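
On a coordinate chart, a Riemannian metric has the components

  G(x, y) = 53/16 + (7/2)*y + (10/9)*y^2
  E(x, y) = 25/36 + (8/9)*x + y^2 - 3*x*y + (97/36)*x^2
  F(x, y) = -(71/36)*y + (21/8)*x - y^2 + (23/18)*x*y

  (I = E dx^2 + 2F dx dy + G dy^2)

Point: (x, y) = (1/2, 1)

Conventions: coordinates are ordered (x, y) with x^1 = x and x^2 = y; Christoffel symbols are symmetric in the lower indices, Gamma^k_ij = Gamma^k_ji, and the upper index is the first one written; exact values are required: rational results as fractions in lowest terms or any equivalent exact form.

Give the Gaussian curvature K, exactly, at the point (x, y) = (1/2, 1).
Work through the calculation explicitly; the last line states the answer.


E = 21/16, F = -49/48, G = 1141/144, EG - F^2 = 2695/288 at the point
E_x = 7/12, E_y = 1/2, F_x = 281/72, F_y = -10/3, G_x = 0, G_y = 103/18
E_yy = 2, F_xy = 23/18, G_xx = 0
Evaluate Brioschi's two determinant matrices M1, M2 and divide by (EG - F^2)^2.
M1 = [[-E_yy/2 + F_xy - G_xx/2, E_x/2, F_x - E_y/2], [F_y - G_x/2, E, F], [G_y/2, F, G]] = [[5/18, 7/24, 263/72], [-10/3, 21/16, -49/48], [103/36, -49/48, 1141/144]]; det M1 = 18809/2304
M2 = [[0, E_y/2, G_x/2], [E_y/2, E, F], [G_x/2, F, G]] = [[0, 1/4, 0], [1/4, 21/16, -49/48], [0, -49/48, 1141/144]]; det M2 = -1141/2304
det M1 - det M2 = 3325/384; K = 3325/384 / (2695/288)^2 = 4104/41503

Answer: K = 4104/41503


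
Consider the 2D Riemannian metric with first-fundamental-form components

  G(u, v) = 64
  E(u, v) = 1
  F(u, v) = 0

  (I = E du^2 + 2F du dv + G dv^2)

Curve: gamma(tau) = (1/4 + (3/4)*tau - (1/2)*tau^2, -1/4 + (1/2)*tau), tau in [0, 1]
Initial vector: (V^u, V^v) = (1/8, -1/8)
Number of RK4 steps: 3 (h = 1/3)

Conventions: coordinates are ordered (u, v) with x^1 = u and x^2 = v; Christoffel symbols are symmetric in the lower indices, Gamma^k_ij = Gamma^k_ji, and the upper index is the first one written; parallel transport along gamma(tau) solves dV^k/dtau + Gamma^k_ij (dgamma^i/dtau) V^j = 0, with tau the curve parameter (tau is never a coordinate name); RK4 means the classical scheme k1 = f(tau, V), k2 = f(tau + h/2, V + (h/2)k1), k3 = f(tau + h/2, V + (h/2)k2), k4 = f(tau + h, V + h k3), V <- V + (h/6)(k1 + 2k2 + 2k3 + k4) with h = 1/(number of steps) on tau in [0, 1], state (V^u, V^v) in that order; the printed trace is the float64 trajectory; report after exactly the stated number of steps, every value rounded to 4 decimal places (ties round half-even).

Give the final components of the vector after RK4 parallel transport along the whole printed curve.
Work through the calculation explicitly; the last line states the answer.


gamma'(tau) = (3/4 - tau, 1/2); f(tau, V)^k = -Gamma^k_ij(gamma(tau)) gamma'^i(tau) V^j; h = 1/3; intermediate values shown to 6 dp
curve data and Christoffel symbols at the stage parameters:
  tau = 0.000000: gamma = (0.250000, -0.250000), gamma' = (0.750000, 0.500000); Gamma_uuu = 0.000000, Gamma_uuv = 0.000000, Gamma_uvv = 0.000000, Gamma_vuu = 0.000000, Gamma_vuv = 0.000000, Gamma_vvv = 0.000000
  tau = 0.166667: gamma = (0.361111, -0.166667), gamma' = (0.583333, 0.500000); Gamma_uuu = 0.000000, Gamma_uuv = 0.000000, Gamma_uvv = 0.000000, Gamma_vuu = 0.000000, Gamma_vuv = 0.000000, Gamma_vvv = 0.000000
  tau = 0.333333: gamma = (0.444444, -0.083333), gamma' = (0.416667, 0.500000); Gamma_uuu = 0.000000, Gamma_uuv = 0.000000, Gamma_uvv = 0.000000, Gamma_vuu = 0.000000, Gamma_vuv = 0.000000, Gamma_vvv = 0.000000
  tau = 0.500000: gamma = (0.500000, 0.000000), gamma' = (0.250000, 0.500000); Gamma_uuu = 0.000000, Gamma_uuv = 0.000000, Gamma_uvv = 0.000000, Gamma_vuu = 0.000000, Gamma_vuv = 0.000000, Gamma_vvv = 0.000000
  tau = 0.666667: gamma = (0.527778, 0.083333), gamma' = (0.083333, 0.500000); Gamma_uuu = 0.000000, Gamma_uuv = 0.000000, Gamma_uvv = 0.000000, Gamma_vuu = 0.000000, Gamma_vuv = 0.000000, Gamma_vvv = 0.000000
  tau = 0.833333: gamma = (0.527778, 0.166667), gamma' = (-0.083333, 0.500000); Gamma_uuu = 0.000000, Gamma_uuv = 0.000000, Gamma_uvv = 0.000000, Gamma_vuu = 0.000000, Gamma_vuv = 0.000000, Gamma_vvv = 0.000000
  tau = 1.000000: gamma = (0.500000, 0.250000), gamma' = (-0.250000, 0.500000); Gamma_uuu = 0.000000, Gamma_uuv = 0.000000, Gamma_uvv = 0.000000, Gamma_vuu = 0.000000, Gamma_vuv = 0.000000, Gamma_vvv = 0.000000
step 0: V^u = 0.1250, V^v = -0.1250
step 1: k1 = (0.000000, 0.000000), k2 = (0.000000, 0.000000), k3 = (0.000000, 0.000000), k4 = (0.000000, 0.000000); V <- V + (h/6)(k1 + 2k2 + 2k3 + k4): V^u = 0.1250, V^v = -0.1250
step 2: k1 = (0.000000, 0.000000), k2 = (0.000000, 0.000000), k3 = (0.000000, 0.000000), k4 = (0.000000, 0.000000); V <- V + (h/6)(k1 + 2k2 + 2k3 + k4): V^u = 0.1250, V^v = -0.1250
step 3: k1 = (0.000000, 0.000000), k2 = (0.000000, 0.000000), k3 = (0.000000, 0.000000), k4 = (0.000000, 0.000000); V <- V + (h/6)(k1 + 2k2 + 2k3 + k4): V^u = 0.1250, V^v = -0.1250

Answer: V^u = 0.1250, V^v = -0.1250


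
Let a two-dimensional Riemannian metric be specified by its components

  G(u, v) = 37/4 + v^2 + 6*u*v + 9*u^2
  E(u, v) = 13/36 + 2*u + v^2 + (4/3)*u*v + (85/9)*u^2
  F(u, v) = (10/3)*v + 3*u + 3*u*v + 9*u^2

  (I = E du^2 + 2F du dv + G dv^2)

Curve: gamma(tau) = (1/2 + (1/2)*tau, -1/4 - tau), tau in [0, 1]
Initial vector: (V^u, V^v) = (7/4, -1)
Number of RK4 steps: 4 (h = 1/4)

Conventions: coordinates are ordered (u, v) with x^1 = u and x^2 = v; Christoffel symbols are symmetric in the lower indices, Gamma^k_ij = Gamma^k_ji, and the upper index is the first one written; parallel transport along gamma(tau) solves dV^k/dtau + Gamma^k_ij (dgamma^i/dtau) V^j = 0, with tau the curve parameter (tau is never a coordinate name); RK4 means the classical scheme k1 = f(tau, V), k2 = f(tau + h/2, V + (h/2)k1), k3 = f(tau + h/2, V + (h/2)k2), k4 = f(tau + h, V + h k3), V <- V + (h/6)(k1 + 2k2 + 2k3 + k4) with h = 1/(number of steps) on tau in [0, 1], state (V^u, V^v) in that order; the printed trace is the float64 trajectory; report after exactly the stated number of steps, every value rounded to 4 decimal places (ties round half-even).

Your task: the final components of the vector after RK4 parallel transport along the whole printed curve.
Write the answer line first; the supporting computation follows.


Answer: V^u = 0.8292, V^v = -0.9662

gamma'(tau) = (1/2, -1); f(tau, V)^k = -Gamma^k_ij(gamma(tau)) gamma'^i(tau) V^j; h = 1/4; intermediate values shown to 6 dp
curve data and Christoffel symbols at the stage parameters:
  tau = 0.000000: gamma = (0.500000, -0.250000), gamma' = (0.500000, -1.000000); Gamma_uuu = 0.970219, Gamma_uuv = -0.264243, Gamma_uvv = 0.261372, Gamma_vuu = 0.804688, Gamma_vuv = 0.408936, Gamma_vvv = 0.054167
  tau = 0.125000: gamma = (0.562500, -0.375000), gamma' = (0.500000, -1.000000); Gamma_uuu = 0.856251, Gamma_uuv = -0.257752, Gamma_uvv = 0.207459, Gamma_vuu = 0.886652, Gamma_vuv = 0.421151, Gamma_vvv = 0.069468
  tau = 0.250000: gamma = (0.625000, -0.500000), gamma' = (0.500000, -1.000000); Gamma_uuu = 0.757225, Gamma_uuv = -0.251325, Gamma_uvv = 0.166659, Gamma_vuu = 0.962545, Gamma_vuv = 0.433127, Gamma_vvv = 0.081738
  tau = 0.375000: gamma = (0.687500, -0.625000), gamma' = (0.500000, -1.000000); Gamma_uuu = 0.670414, Gamma_uuv = -0.245355, Gamma_uvv = 0.135068, Gamma_vuu = 1.033275, Gamma_vuv = 0.444914, Gamma_vvv = 0.091890
  tau = 0.500000: gamma = (0.750000, -0.750000), gamma' = (0.500000, -1.000000); Gamma_uuu = 0.593639, Gamma_uuv = -0.239994, Gamma_uvv = 0.110108, Gamma_vuu = 1.099555, Gamma_vuv = 0.456520, Gamma_vvv = 0.100514
  tau = 0.625000: gamma = (0.812500, -0.875000), gamma' = (0.500000, -1.000000); Gamma_uuu = 0.525171, Gamma_uuv = -0.235276, Gamma_uvv = 0.090032, Gamma_vuu = 1.161949, Gamma_vuv = 0.467936, Gamma_vvv = 0.108006
  tau = 0.750000: gamma = (0.875000, -1.000000), gamma' = (0.500000, -1.000000); Gamma_uuu = 0.463645, Gamma_uuv = -0.231178, Gamma_uvv = 0.073626, Gamma_vuu = 1.220907, Gamma_vuv = 0.479148, Gamma_vvv = 0.114636
  tau = 0.875000: gamma = (0.937500, -1.125000), gamma' = (0.500000, -1.000000); Gamma_uuu = 0.407972, Gamma_uuv = -0.227653, Gamma_uvv = 0.060026, Gamma_vuu = 1.276793, Gamma_vuv = 0.490139, Gamma_vvv = 0.120592
  tau = 1.000000: gamma = (1.000000, -1.250000), gamma' = (0.500000, -1.000000); Gamma_uuu = 0.357280, Gamma_uuv = -0.224646, Gamma_uvv = 0.048608, Gamma_vuu = 1.329904, Gamma_vuv = 0.500898, Gamma_vvv = 0.126011
step 0: V^u = 1.7500, V^v = -1.0000
step 1: k1 = (-1.704860, 0.161836), k2 = (-1.383652, 0.104173), k3 = (-1.413615, 0.104300), k4 = (-1.164468, 0.064070); V <- V + (h/6)(k1 + 2k2 + 2k3 + k4): V^u = 1.3973, V^v = -0.9732
step 2: k1 = (-1.164729, 0.063939), k2 = (-0.975500, 0.036247), k3 = (-0.990124, 0.035002), k4 = (-0.839160, 0.015978); V <- V + (h/6)(k1 + 2k2 + 2k3 + k4): V^u = 1.1500, V^v = -0.9639
step 3: k1 = (-0.839167, 0.015891), k2 = (-0.720108, 0.003029), k3 = (-0.727851, 0.001549), k4 = (-0.630540, -0.006729); V <- V + (h/6)(k1 + 2k2 + 2k3 + k4): V^u = 0.9681, V^v = -0.9632
step 4: k1 = (-0.630497, -0.006784), k2 = (-0.551468, -0.011849), k3 = (-0.555842, -0.013235), k4 = (-0.489935, -0.015763); V <- V + (h/6)(k1 + 2k2 + 2k3 + k4): V^u = 0.8292, V^v = -0.9662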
__________
■ Exercise description ■
Among the entries above, the lines between the ones containing "Curve: gamma(tau) = (1/4" and "Give the final", inclusive, are to be transcribed exactly. No other line is to be given.

■ Exercise response ■
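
Curve: gamma(tau) = (1/4 + (3/4)*tau - (1/2)*tau^2, -1/4 + (1/2)*tau), tau in [0, 1]
Initial vector: (V^u, V^v) = (1/8, -1/8)
Number of RK4 steps: 3 (h = 1/3)

Conventions: coordinates are ordered (u, v) with x^1 = u and x^2 = v; Christoffel symbols are symmetric in the lower indices, Gamma^k_ij = Gamma^k_ji, and the upper index is the first one written; parallel transport along gamma(tau) solves dV^k/dtau + Gamma^k_ij (dgamma^i/dtau) V^j = 0, with tau the curve parameter (tau is never a coordinate name); RK4 means the classical scheme k1 = f(tau, V), k2 = f(tau + h/2, V + (h/2)k1), k3 = f(tau + h/2, V + (h/2)k2), k4 = f(tau + h, V + h k3), V <- V + (h/6)(k1 + 2k2 + 2k3 + k4) with h = 1/(number of steps) on tau in [0, 1], state (V^u, V^v) in that order; the printed trace is the float64 trajectory; report after exactly the stated number of steps, every value rounded to 4 decimal places (ties round half-even).

Give the final components of the vector after RK4 parallel transport along the whole printed curve.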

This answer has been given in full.